=== Section Start ===
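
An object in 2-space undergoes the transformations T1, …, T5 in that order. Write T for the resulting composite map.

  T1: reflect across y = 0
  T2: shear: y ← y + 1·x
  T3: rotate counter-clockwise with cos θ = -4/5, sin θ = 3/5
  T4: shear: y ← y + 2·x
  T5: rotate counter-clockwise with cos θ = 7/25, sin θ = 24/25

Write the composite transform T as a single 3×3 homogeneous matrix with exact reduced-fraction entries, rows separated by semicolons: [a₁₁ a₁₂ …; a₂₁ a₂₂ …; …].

T1 = [1 0 0; 0 -1 0; 0 0 1]
T2·T1 = [1 0 0; 1 -1 0; 0 0 1]
T3·…·T1 = [-7/5 3/5 0; -1/5 4/5 0; 0 0 1]
T4·…·T1 = [-7/5 3/5 0; -3 2 0; 0 0 1]
T5·…·T1 = [311/125 -219/125 0; -273/125 142/125 0; 0 0 1]

T = [311/125 -219/125 0; -273/125 142/125 0; 0 0 1]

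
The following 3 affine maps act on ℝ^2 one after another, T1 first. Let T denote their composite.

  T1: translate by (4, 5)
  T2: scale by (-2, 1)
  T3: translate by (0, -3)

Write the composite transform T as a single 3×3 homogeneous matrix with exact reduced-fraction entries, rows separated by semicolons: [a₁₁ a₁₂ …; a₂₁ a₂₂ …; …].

T = [-2 0 -8; 0 1 2; 0 0 1]

T1 = [1 0 4; 0 1 5; 0 0 1]
T2·T1 = [-2 0 -8; 0 1 5; 0 0 1]
T3·…·T1 = [-2 0 -8; 0 1 2; 0 0 1]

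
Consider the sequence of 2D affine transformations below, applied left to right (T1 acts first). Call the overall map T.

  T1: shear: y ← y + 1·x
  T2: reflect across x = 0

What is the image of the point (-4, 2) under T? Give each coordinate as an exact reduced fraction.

T(p) = (4, -2)

T1 shear: y ← y + 1·x: (-4, 2) → (-4, -2)
T2 reflect across x = 0: (-4, -2) → (4, -2)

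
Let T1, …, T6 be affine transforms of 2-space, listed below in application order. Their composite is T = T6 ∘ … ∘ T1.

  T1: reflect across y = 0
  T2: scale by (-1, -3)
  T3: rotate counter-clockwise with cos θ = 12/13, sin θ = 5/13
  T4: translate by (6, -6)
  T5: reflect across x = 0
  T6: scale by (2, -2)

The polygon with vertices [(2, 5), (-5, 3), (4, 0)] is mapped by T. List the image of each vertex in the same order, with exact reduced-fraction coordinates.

image vertices: (42/13, -184/13), (-186/13, -110/13), (-60/13, 196/13)

T1 reflect across y = 0: (2, 5) → (2, -5); (-5, 3) → (-5, -3); (4, 0) → (4, 0)
T2 scale by (-1, -3): (2, -5) → (-2, 15); (-5, -3) → (5, 9); (4, 0) → (-4, 0)
T3 rotate counter-clockwise with cos θ = 12/13, sin θ = 5/13: (-2, 15) → (-99/13, 170/13); (5, 9) → (15/13, 133/13); (-4, 0) → (-48/13, -20/13)
T4 translate by (6, -6): (-99/13, 170/13) → (-21/13, 92/13); (15/13, 133/13) → (93/13, 55/13); (-48/13, -20/13) → (30/13, -98/13)
T5 reflect across x = 0: (-21/13, 92/13) → (21/13, 92/13); (93/13, 55/13) → (-93/13, 55/13); (30/13, -98/13) → (-30/13, -98/13)
T6 scale by (2, -2): (21/13, 92/13) → (42/13, -184/13); (-93/13, 55/13) → (-186/13, -110/13); (-30/13, -98/13) → (-60/13, 196/13)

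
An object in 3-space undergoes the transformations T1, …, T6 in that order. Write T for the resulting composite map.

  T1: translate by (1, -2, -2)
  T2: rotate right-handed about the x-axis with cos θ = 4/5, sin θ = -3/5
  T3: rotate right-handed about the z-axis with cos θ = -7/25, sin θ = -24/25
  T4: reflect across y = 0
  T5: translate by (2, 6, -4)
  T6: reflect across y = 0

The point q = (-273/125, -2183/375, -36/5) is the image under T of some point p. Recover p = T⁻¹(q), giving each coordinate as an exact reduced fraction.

p = (0, 2/3, -3)

T1 = [1 0 0 1; 0 1 0 -2; 0 0 1 -2; 0 0 0 1]
T2·T1 = [1 0 0 1; 0 4/5 3/5 -14/5; 0 -3/5 4/5 -2/5; 0 0 0 1]
T3·…·T1 = [-7/25 96/125 72/125 -371/125; -24/25 -28/125 -21/125 -22/125; 0 -3/5 4/5 -2/5; 0 0 0 1]
T4·…·T1 = [-7/25 96/125 72/125 -371/125; 24/25 28/125 21/125 22/125; 0 -3/5 4/5 -2/5; 0 0 0 1]
T5·…·T1 = [-7/25 96/125 72/125 -121/125; 24/25 28/125 21/125 772/125; 0 -3/5 4/5 -22/5; 0 0 0 1]
T6·…·T1 = [-7/25 96/125 72/125 -121/125; -24/25 -28/125 -21/125 -772/125; 0 -3/5 4/5 -22/5; 0 0 0 1]
det M = 1; M⁻¹ = [-7/25 -24/25 0 -31/5; 96/125 -28/125 -3/5 -82/25; 72/125 -21/125 4/5 76/25; 0 0 0 1]
M⁻¹ · (-273/125, -2183/375, -36/5)ᵀ = (0, 2/3, -3)ᵀ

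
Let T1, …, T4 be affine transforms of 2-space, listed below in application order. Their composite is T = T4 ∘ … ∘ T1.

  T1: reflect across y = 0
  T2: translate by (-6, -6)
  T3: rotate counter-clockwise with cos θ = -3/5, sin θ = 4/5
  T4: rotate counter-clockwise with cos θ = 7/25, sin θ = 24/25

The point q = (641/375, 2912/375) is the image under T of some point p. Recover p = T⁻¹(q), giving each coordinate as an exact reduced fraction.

T1 = [1 0 0; 0 -1 0; 0 0 1]
T2·T1 = [1 0 -6; 0 -1 -6; 0 0 1]
T3·…·T1 = [-3/5 4/5 42/5; 4/5 3/5 -6/5; 0 0 1]
T4·…·T1 = [-117/125 -44/125 438/125; -44/125 117/125 966/125; 0 0 1]
det M = -1; M⁻¹ = [-117/125 -44/125 6; -44/125 117/125 -6; 0 0 1]
M⁻¹ · (641/375, 2912/375)ᵀ = (5/3, 2/3)ᵀ

p = (5/3, 2/3)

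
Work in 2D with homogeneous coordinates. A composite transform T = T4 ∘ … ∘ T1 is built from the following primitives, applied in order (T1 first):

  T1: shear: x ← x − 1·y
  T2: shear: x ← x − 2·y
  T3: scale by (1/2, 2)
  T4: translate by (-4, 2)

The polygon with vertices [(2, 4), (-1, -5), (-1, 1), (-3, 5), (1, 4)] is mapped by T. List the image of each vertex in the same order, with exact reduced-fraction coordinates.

image vertices: (-9, 10), (3, -8), (-6, 4), (-13, 12), (-19/2, 10)

T1 shear: x ← x − 1·y: (2, 4) → (-2, 4); (-1, -5) → (4, -5); (-1, 1) → (-2, 1); (-3, 5) → (-8, 5); (1, 4) → (-3, 4)
T2 shear: x ← x − 2·y: (-2, 4) → (-10, 4); (4, -5) → (14, -5); (-2, 1) → (-4, 1); (-8, 5) → (-18, 5); (-3, 4) → (-11, 4)
T3 scale by (1/2, 2): (-10, 4) → (-5, 8); (14, -5) → (7, -10); (-4, 1) → (-2, 2); (-18, 5) → (-9, 10); (-11, 4) → (-11/2, 8)
T4 translate by (-4, 2): (-5, 8) → (-9, 10); (7, -10) → (3, -8); (-2, 2) → (-6, 4); (-9, 10) → (-13, 12); (-11/2, 8) → (-19/2, 10)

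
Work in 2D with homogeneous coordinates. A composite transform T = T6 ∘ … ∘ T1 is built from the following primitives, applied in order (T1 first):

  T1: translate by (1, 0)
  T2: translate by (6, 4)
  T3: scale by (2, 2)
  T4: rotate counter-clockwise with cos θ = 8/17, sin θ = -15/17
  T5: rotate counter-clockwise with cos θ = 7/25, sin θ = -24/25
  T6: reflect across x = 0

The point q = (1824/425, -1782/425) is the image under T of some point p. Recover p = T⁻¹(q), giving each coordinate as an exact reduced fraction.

p = (-4, -4)

T1 = [1 0 1; 0 1 0; 0 0 1]
T2·T1 = [1 0 7; 0 1 4; 0 0 1]
T3·…·T1 = [2 0 14; 0 2 8; 0 0 1]
T4·…·T1 = [16/17 30/17 232/17; -30/17 16/17 -146/17; 0 0 1]
T5·…·T1 = [-608/425 594/425 -376/85; -594/425 -608/425 -1318/85; 0 0 1]
T6·…·T1 = [608/425 -594/425 376/85; -594/425 -608/425 -1318/85; 0 0 1]
det M = -4; M⁻¹ = [152/425 -297/850 -7; -297/850 -152/425 -4; 0 0 1]
M⁻¹ · (1824/425, -1782/425)ᵀ = (-4, -4)ᵀ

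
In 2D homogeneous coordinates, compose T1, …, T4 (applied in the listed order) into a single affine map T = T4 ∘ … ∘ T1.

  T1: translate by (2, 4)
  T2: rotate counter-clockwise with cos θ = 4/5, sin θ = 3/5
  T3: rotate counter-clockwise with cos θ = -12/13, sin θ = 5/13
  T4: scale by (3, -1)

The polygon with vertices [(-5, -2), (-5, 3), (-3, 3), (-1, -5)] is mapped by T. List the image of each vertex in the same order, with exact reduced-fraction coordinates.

image vertices: (51/5, 6/5), (903/65, 393/65), (105/13, 85/13), (-237/65, -47/65)

T1 translate by (2, 4): (-5, -2) → (-3, 2); (-5, 3) → (-3, 7); (-3, 3) → (-1, 7); (-1, -5) → (1, -1)
T2 rotate counter-clockwise with cos θ = 4/5, sin θ = 3/5: (-3, 2) → (-18/5, -1/5); (-3, 7) → (-33/5, 19/5); (-1, 7) → (-5, 5); (1, -1) → (7/5, -1/5)
T3 rotate counter-clockwise with cos θ = -12/13, sin θ = 5/13: (-18/5, -1/5) → (17/5, -6/5); (-33/5, 19/5) → (301/65, -393/65); (-5, 5) → (35/13, -85/13); (7/5, -1/5) → (-79/65, 47/65)
T4 scale by (3, -1): (17/5, -6/5) → (51/5, 6/5); (301/65, -393/65) → (903/65, 393/65); (35/13, -85/13) → (105/13, 85/13); (-79/65, 47/65) → (-237/65, -47/65)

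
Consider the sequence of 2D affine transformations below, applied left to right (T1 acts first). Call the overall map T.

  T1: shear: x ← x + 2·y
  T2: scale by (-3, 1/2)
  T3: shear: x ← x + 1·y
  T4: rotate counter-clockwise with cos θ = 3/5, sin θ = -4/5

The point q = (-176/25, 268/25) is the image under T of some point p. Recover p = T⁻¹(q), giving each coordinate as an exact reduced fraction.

T1 = [1 2 0; 0 1 0; 0 0 1]
T2·T1 = [-3 -6 0; 0 1/2 0; 0 0 1]
T3·…·T1 = [-3 -11/2 0; 0 1/2 0; 0 0 1]
T4·…·T1 = [-9/5 -29/10 0; 12/5 47/10 0; 0 0 1]
det M = -3/2; M⁻¹ = [-47/15 -29/15 0; 8/5 6/5 0; 0 0 1]
M⁻¹ · (-176/25, 268/25)ᵀ = (4/3, 8/5)ᵀ

p = (4/3, 8/5)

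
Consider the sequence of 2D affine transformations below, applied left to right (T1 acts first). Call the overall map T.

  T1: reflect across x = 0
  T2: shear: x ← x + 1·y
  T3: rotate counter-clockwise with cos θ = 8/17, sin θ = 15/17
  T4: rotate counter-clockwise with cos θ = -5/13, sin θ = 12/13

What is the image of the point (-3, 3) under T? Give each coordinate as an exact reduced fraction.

T(p) = (-1383/221, -534/221)

T1 reflect across x = 0: (-3, 3) → (3, 3)
T2 shear: x ← x + 1·y: (3, 3) → (6, 3)
T3 rotate counter-clockwise with cos θ = 8/17, sin θ = 15/17: (6, 3) → (3/17, 114/17)
T4 rotate counter-clockwise with cos θ = -5/13, sin θ = 12/13: (3/17, 114/17) → (-1383/221, -534/221)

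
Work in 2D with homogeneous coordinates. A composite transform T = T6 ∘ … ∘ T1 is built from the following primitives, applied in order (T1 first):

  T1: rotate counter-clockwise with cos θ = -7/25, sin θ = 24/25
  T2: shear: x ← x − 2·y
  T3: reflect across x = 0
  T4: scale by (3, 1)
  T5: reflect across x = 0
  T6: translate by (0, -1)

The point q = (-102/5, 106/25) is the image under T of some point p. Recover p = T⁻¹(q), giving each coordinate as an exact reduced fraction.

T1 = [-7/25 -24/25 0; 24/25 -7/25 0; 0 0 1]
T2·T1 = [-11/5 -2/5 0; 24/25 -7/25 0; 0 0 1]
T3·…·T1 = [11/5 2/5 0; 24/25 -7/25 0; 0 0 1]
T4·…·T1 = [33/5 6/5 0; 24/25 -7/25 0; 0 0 1]
T5·…·T1 = [-33/5 -6/5 0; 24/25 -7/25 0; 0 0 1]
T6·…·T1 = [-33/5 -6/5 0; 24/25 -7/25 -1; 0 0 1]
det M = 3; M⁻¹ = [-7/75 2/5 2/5; -8/25 -11/5 -11/5; 0 0 1]
M⁻¹ · (-102/5, 106/25)ᵀ = (4, -5)ᵀ

p = (4, -5)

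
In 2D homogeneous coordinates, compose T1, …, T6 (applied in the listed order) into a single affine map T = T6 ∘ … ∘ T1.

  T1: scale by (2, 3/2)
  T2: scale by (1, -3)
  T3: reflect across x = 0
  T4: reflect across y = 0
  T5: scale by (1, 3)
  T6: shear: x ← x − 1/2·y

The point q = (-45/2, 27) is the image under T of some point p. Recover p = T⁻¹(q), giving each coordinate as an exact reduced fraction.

T1 = [2 0 0; 0 3/2 0; 0 0 1]
T2·T1 = [2 0 0; 0 -9/2 0; 0 0 1]
T3·…·T1 = [-2 0 0; 0 -9/2 0; 0 0 1]
T4·…·T1 = [-2 0 0; 0 9/2 0; 0 0 1]
T5·…·T1 = [-2 0 0; 0 27/2 0; 0 0 1]
T6·…·T1 = [-2 -27/4 0; 0 27/2 0; 0 0 1]
det M = -27; M⁻¹ = [-1/2 -1/4 0; 0 2/27 0; 0 0 1]
M⁻¹ · (-45/2, 27)ᵀ = (9/2, 2)ᵀ

p = (9/2, 2)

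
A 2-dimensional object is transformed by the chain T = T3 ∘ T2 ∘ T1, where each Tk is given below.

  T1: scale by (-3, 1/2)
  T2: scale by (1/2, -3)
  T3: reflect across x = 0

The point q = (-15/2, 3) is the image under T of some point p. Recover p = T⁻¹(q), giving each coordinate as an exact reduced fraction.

p = (-5, -2)

T1 = [-3 0 0; 0 1/2 0; 0 0 1]
T2·T1 = [-3/2 0 0; 0 -3/2 0; 0 0 1]
T3·…·T1 = [3/2 0 0; 0 -3/2 0; 0 0 1]
det M = -9/4; M⁻¹ = [2/3 0 0; 0 -2/3 0; 0 0 1]
M⁻¹ · (-15/2, 3)ᵀ = (-5, -2)ᵀ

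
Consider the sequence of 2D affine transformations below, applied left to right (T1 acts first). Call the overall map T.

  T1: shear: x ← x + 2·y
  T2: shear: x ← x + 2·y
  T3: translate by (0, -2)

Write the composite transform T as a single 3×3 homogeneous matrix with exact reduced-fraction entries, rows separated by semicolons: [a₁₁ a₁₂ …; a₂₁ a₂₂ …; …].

T1 = [1 2 0; 0 1 0; 0 0 1]
T2·T1 = [1 4 0; 0 1 0; 0 0 1]
T3·…·T1 = [1 4 0; 0 1 -2; 0 0 1]

T = [1 4 0; 0 1 -2; 0 0 1]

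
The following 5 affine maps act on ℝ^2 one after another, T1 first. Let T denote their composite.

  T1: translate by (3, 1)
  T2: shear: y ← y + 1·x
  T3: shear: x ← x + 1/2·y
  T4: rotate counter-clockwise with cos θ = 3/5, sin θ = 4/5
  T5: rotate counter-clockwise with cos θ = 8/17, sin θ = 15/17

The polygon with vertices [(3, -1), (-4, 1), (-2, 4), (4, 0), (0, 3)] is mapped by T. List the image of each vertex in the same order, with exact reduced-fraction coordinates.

image vertices: (-786/85, 477/85), (-59/85, -149/170), (-606/85, 92/85), (-1012/85, 559/85), (-773/85, 497/170)

T1 translate by (3, 1): (3, -1) → (6, 0); (-4, 1) → (-1, 2); (-2, 4) → (1, 5); (4, 0) → (7, 1); (0, 3) → (3, 4)
T2 shear: y ← y + 1·x: (6, 0) → (6, 6); (-1, 2) → (-1, 1); (1, 5) → (1, 6); (7, 1) → (7, 8); (3, 4) → (3, 7)
T3 shear: x ← x + 1/2·y: (6, 6) → (9, 6); (-1, 1) → (-1/2, 1); (1, 6) → (4, 6); (7, 8) → (11, 8); (3, 7) → (13/2, 7)
T4 rotate counter-clockwise with cos θ = 3/5, sin θ = 4/5: (9, 6) → (3/5, 54/5); (-1/2, 1) → (-11/10, 1/5); (4, 6) → (-12/5, 34/5); (11, 8) → (1/5, 68/5); (13/2, 7) → (-17/10, 47/5)
T5 rotate counter-clockwise with cos θ = 8/17, sin θ = 15/17: (3/5, 54/5) → (-786/85, 477/85); (-11/10, 1/5) → (-59/85, -149/170); (-12/5, 34/5) → (-606/85, 92/85); (1/5, 68/5) → (-1012/85, 559/85); (-17/10, 47/5) → (-773/85, 497/170)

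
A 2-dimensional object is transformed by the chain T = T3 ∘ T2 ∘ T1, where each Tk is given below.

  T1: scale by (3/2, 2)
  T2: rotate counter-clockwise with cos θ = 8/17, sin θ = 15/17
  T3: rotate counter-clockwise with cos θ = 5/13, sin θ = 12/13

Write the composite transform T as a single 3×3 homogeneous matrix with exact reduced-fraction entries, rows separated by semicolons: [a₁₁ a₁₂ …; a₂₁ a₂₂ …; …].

T = [-210/221 -342/221 0; 513/442 -280/221 0; 0 0 1]

T1 = [3/2 0 0; 0 2 0; 0 0 1]
T2·T1 = [12/17 -30/17 0; 45/34 16/17 0; 0 0 1]
T3·…·T1 = [-210/221 -342/221 0; 513/442 -280/221 0; 0 0 1]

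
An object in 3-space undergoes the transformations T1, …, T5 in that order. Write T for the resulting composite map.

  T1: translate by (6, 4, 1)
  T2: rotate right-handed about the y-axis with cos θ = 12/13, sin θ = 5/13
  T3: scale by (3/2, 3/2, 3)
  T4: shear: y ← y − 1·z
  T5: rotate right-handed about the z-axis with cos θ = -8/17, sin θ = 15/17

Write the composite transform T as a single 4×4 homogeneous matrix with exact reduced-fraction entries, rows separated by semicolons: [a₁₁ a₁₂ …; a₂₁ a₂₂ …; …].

T = [-369/221 -45/34 480/221 -2904/221; 150/221 -12/17 801/442 1353/442; -15/13 0 36/13 -54/13; 0 0 0 1]

T1 = [1 0 0 6; 0 1 0 4; 0 0 1 1; 0 0 0 1]
T2·T1 = [12/13 0 5/13 77/13; 0 1 0 4; -5/13 0 12/13 -18/13; 0 0 0 1]
T3·…·T1 = [18/13 0 15/26 231/26; 0 3/2 0 6; -15/13 0 36/13 -54/13; 0 0 0 1]
T4·…·T1 = [18/13 0 15/26 231/26; 15/13 3/2 -36/13 132/13; -15/13 0 36/13 -54/13; 0 0 0 1]
T5·…·T1 = [-369/221 -45/34 480/221 -2904/221; 150/221 -12/17 801/442 1353/442; -15/13 0 36/13 -54/13; 0 0 0 1]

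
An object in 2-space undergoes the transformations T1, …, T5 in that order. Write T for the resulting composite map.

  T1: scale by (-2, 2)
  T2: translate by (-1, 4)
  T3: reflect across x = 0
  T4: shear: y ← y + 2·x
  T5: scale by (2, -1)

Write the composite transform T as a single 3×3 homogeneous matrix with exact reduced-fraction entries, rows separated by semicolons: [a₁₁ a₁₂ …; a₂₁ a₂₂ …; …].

T = [4 0 2; -4 -2 -6; 0 0 1]

T1 = [-2 0 0; 0 2 0; 0 0 1]
T2·T1 = [-2 0 -1; 0 2 4; 0 0 1]
T3·…·T1 = [2 0 1; 0 2 4; 0 0 1]
T4·…·T1 = [2 0 1; 4 2 6; 0 0 1]
T5·…·T1 = [4 0 2; -4 -2 -6; 0 0 1]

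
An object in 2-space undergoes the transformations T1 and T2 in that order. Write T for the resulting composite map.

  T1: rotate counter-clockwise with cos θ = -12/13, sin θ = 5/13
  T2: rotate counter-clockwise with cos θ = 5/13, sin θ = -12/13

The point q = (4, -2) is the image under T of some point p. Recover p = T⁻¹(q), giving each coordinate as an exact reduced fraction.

T1 = [-12/13 -5/13 0; 5/13 -12/13 0; 0 0 1]
T2·T1 = [0 -1 0; 1 0 0; 0 0 1]
det M = 1; M⁻¹ = [0 1 0; -1 0 0; 0 0 1]
M⁻¹ · (4, -2)ᵀ = (-2, -4)ᵀ

p = (-2, -4)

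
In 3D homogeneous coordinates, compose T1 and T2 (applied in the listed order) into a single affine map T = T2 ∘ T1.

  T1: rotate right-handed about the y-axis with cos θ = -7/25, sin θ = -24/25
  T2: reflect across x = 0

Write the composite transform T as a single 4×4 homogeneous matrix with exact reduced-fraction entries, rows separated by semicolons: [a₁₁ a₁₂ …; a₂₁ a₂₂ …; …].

T = [7/25 0 24/25 0; 0 1 0 0; 24/25 0 -7/25 0; 0 0 0 1]

T1 = [-7/25 0 -24/25 0; 0 1 0 0; 24/25 0 -7/25 0; 0 0 0 1]
T2·T1 = [7/25 0 24/25 0; 0 1 0 0; 24/25 0 -7/25 0; 0 0 0 1]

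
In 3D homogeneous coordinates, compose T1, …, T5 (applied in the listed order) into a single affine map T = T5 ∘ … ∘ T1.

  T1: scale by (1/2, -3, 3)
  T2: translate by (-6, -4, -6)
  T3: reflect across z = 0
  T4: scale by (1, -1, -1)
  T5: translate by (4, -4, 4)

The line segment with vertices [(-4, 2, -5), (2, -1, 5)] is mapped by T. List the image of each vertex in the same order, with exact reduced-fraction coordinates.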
=== Section End ===
### WHAT YOU ARE ASKED TO DO
From the line that has "T2: rotate counter-clockwise with cos θ = 8/17, sin" through the line that has "An object in 3-space undergoes the transformations T1, …, T5", copy every line exactly as it appears above, and leave out all others.

### FINISHED EXERCISE
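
  T2: rotate counter-clockwise with cos θ = 8/17, sin θ = 15/17
  T3: rotate counter-clockwise with cos θ = 5/13, sin θ = 12/13

Write the composite transform T as a single 3×3 homogeneous matrix with exact reduced-fraction entries, rows separated by semicolons: [a₁₁ a₁₂ …; a₂₁ a₂₂ …; …].

T = [-210/221 -342/221 0; 513/442 -280/221 0; 0 0 1]

T1 = [3/2 0 0; 0 2 0; 0 0 1]
T2·T1 = [12/17 -30/17 0; 45/34 16/17 0; 0 0 1]
T3·…·T1 = [-210/221 -342/221 0; 513/442 -280/221 0; 0 0 1]

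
An object in 3-space undergoes the transformations T1, …, T5 in that order. Write T for the resulting composite map.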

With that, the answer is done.